## What to work on
Could you output every record below exactly as it appears?

## Information shown
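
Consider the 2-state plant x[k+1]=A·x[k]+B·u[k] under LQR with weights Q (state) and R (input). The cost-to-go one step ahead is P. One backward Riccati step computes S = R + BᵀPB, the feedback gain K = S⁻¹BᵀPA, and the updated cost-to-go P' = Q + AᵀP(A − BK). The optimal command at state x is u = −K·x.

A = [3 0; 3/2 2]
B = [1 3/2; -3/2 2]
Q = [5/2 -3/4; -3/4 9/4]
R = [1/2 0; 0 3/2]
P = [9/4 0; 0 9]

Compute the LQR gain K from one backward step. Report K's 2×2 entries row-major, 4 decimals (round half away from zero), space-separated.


0.7188 -0.7098 1.2712 0.4518

BᵀP = [2.2500 -13.5000; 3.3750 18.0000]
S = R + BᵀPB = [1/2 0; 0 3/2] + [22.5000 -23.6250; -23.6250 41.0625] = [23.0000 -23.6250; -23.6250 42.5625]
BᵀPA = [-13.5000 -27.0000; 37.1250 36.0000]
K = S⁻¹·BᵀPA = [0.7188 -0.7098; 1.2712 0.4518]
A−BK = [0.3743 0.0321; 0.0358 0.0316]
AᵀP(A−BK) = [3.0092 0.6436; 0.6436 0.5695]
P' = Q + AᵀP(A−BK) = [5.5092 -0.1064; -0.1064 2.8195]
tr(P') = 8.3286


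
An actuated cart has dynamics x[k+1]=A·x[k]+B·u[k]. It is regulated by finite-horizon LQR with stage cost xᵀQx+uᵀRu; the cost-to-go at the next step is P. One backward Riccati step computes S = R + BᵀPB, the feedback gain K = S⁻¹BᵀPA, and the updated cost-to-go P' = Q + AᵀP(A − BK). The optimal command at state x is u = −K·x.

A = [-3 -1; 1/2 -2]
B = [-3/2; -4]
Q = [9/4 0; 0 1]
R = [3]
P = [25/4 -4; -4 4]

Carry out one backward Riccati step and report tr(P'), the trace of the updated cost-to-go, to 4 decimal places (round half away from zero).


54.6243

BᵀP = [6.6250 -10.0000]
S = R + BᵀPB = [3] + [30.0625] = [33.0625]
BᵀPA = [-24.8750 13.3750]
K = S⁻¹·BᵀPA = [-0.7524 0.4045]
A−BK = [-4.1285 -0.3932; -2.5095 -0.3819]
AᵀP(A−BK) = [50.5350 2.8129; 2.8129 0.8393]
P' = Q + AᵀP(A−BK) = [52.7850 2.8129; 2.8129 1.8393]
tr(P') = 54.6243


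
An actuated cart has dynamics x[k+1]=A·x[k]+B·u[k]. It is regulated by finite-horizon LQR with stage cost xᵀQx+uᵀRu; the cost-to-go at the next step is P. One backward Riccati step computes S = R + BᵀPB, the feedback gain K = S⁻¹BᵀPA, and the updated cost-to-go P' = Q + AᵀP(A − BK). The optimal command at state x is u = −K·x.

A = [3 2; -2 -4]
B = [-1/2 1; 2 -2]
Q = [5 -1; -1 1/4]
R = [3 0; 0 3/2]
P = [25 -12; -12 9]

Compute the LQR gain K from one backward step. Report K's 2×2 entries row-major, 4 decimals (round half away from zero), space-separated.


0.1714 -0.4952 2.0044 1.5941

BᵀP = [-36.5000 24.0000; 49.0000 -30.0000]
S = R + BᵀPB = [3 0; 0 3/2] + [66.2500 -84.5000; -84.5000 109.0000] = [69.2500 -84.5000; -84.5000 110.5000]
BᵀPA = [-157.5000 -169.0000; 207.0000 218.0000]
K = S⁻¹·BᵀPA = [0.1714 -0.4952; 2.0044 1.5941]
A−BK = [1.0813 0.1582; 1.6659 0.1788]
AᵀP(A−BK) = [17.0901 6.0132; 6.0132 4.7824]
P' = Q + AᵀP(A−BK) = [22.0901 5.0132; 5.0132 5.0324]
tr(P') = 27.1225


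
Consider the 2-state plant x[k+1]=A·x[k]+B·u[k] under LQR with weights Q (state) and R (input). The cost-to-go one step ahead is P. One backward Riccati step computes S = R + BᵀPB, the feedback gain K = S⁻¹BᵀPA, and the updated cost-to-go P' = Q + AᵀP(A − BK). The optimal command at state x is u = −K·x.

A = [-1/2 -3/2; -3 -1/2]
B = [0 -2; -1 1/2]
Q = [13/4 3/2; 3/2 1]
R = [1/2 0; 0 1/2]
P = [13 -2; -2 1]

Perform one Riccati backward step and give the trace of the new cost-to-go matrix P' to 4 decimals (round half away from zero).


BᵀP = [2.0000 -1.0000; -27.0000 4.5000]
S = R + BᵀPB = [1/2 0; 0 1/2] + [1.0000 -4.5000; -4.5000 56.2500] = [1.5000 -4.5000; -4.5000 56.7500]
BᵀPA = [2.0000 -2.5000; 0.0000 38.2500]
K = S⁻¹·BᵀPA = [1.7495 0.4663; 0.1387 0.7110]
A−BK = [-0.2225 -0.0780; -1.3198 -0.3892]
AᵀP(A−BK) = [2.7510 0.8174; 0.8174 0.4706]
P' = Q + AᵀP(A−BK) = [6.0010 2.3174; 2.3174 1.4706]
tr(P') = 7.4716

7.4716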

## Response area
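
Consider the 2-state plant x[k+1]=A·x[k]+B·u[k] under LQR with weights Q (state) and R (input). The cost-to-go one step ahead is P. One backward Riccati step computes S = R + BᵀPB, the feedback gain K = S⁻¹BᵀPA, and the updated cost-to-go P' = Q + AᵀP(A − BK). The optimal command at state x is u = −K·x.

A = [3 0; 3/2 2]
B = [1 3/2; -3/2 2]
Q = [5/2 -3/4; -3/4 9/4]
R = [1/2 0; 0 3/2]
P = [9/4 0; 0 9]

Compute the LQR gain K from one backward step. Report K's 2×2 entries row-major, 4 decimals (round half away from zero), space-separated.


0.7188 -0.7098 1.2712 0.4518

BᵀP = [2.2500 -13.5000; 3.3750 18.0000]
S = R + BᵀPB = [1/2 0; 0 3/2] + [22.5000 -23.6250; -23.6250 41.0625] = [23.0000 -23.6250; -23.6250 42.5625]
BᵀPA = [-13.5000 -27.0000; 37.1250 36.0000]
K = S⁻¹·BᵀPA = [0.7188 -0.7098; 1.2712 0.4518]
A−BK = [0.3743 0.0321; 0.0358 0.0316]
AᵀP(A−BK) = [3.0092 0.6436; 0.6436 0.5695]
P' = Q + AᵀP(A−BK) = [5.5092 -0.1064; -0.1064 2.8195]
tr(P') = 8.3286


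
An actuated cart has dynamics x[k+1]=A·x[k]+B·u[k]. It is regulated by finite-horizon LQR with stage cost xᵀQx+uᵀRu; the cost-to-go at the next step is P. One backward Riccati step computes S = R + BᵀPB, the feedback gain K = S⁻¹BᵀPA, and the updated cost-to-go P' = Q + AᵀP(A − BK). The optimal command at state x is u = −K·x.

A = [-3 -1; 1/2 -2]
B = [-3/2; -4]
Q = [9/4 0; 0 1]
R = [3]
P = [25/4 -4; -4 4]

Carry out one backward Riccati step and report tr(P'), the trace of the updated cost-to-go, to 4 decimal places (round half away from zero).


54.6243

BᵀP = [6.6250 -10.0000]
S = R + BᵀPB = [3] + [30.0625] = [33.0625]
BᵀPA = [-24.8750 13.3750]
K = S⁻¹·BᵀPA = [-0.7524 0.4045]
A−BK = [-4.1285 -0.3932; -2.5095 -0.3819]
AᵀP(A−BK) = [50.5350 2.8129; 2.8129 0.8393]
P' = Q + AᵀP(A−BK) = [52.7850 2.8129; 2.8129 1.8393]
tr(P') = 54.6243


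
An actuated cart has dynamics x[k+1]=A·x[k]+B·u[k]. It is regulated by finite-horizon LQR with stage cost xᵀQx+uᵀRu; the cost-to-go at the next step is P. One backward Riccati step computes S = R + BᵀPB, the feedback gain K = S⁻¹BᵀPA, and the updated cost-to-go P' = Q + AᵀP(A − BK). The optimal command at state x is u = −K·x.

A = [3 2; -2 -4]
B = [-1/2 1; 2 -2]
Q = [5 -1; -1 1/4]
R = [3 0; 0 3/2]
P = [25 -12; -12 9]

Compute the LQR gain K from one backward step. Report K's 2×2 entries row-major, 4 decimals (round half away from zero), space-separated.


0.1714 -0.4952 2.0044 1.5941

BᵀP = [-36.5000 24.0000; 49.0000 -30.0000]
S = R + BᵀPB = [3 0; 0 3/2] + [66.2500 -84.5000; -84.5000 109.0000] = [69.2500 -84.5000; -84.5000 110.5000]
BᵀPA = [-157.5000 -169.0000; 207.0000 218.0000]
K = S⁻¹·BᵀPA = [0.1714 -0.4952; 2.0044 1.5941]
A−BK = [1.0813 0.1582; 1.6659 0.1788]
AᵀP(A−BK) = [17.0901 6.0132; 6.0132 4.7824]
P' = Q + AᵀP(A−BK) = [22.0901 5.0132; 5.0132 5.0324]
tr(P') = 27.1225


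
Consider the 2-state plant x[k+1]=A·x[k]+B·u[k] under LQR with weights Q (state) and R (input). The cost-to-go one step ahead is P. One backward Riccati step computes S = R + BᵀPB, the feedback gain K = S⁻¹BᵀPA, and the updated cost-to-go P' = Q + AᵀP(A − BK). The optimal command at state x is u = −K·x.

A = [-1/2 -3/2; -3 -1/2]
B = [0 -2; -1 1/2]
Q = [13/4 3/2; 3/2 1]
R = [1/2 0; 0 1/2]
P = [13 -2; -2 1]

Perform one Riccati backward step and give the trace of the new cost-to-go matrix P' to 4 decimals (round half away from zero).


BᵀP = [2.0000 -1.0000; -27.0000 4.5000]
S = R + BᵀPB = [1/2 0; 0 1/2] + [1.0000 -4.5000; -4.5000 56.2500] = [1.5000 -4.5000; -4.5000 56.7500]
BᵀPA = [2.0000 -2.5000; 0.0000 38.2500]
K = S⁻¹·BᵀPA = [1.7495 0.4663; 0.1387 0.7110]
A−BK = [-0.2225 -0.0780; -1.3198 -0.3892]
AᵀP(A−BK) = [2.7510 0.8174; 0.8174 0.4706]
P' = Q + AᵀP(A−BK) = [6.0010 2.3174; 2.3174 1.4706]
tr(P') = 7.4716

7.4716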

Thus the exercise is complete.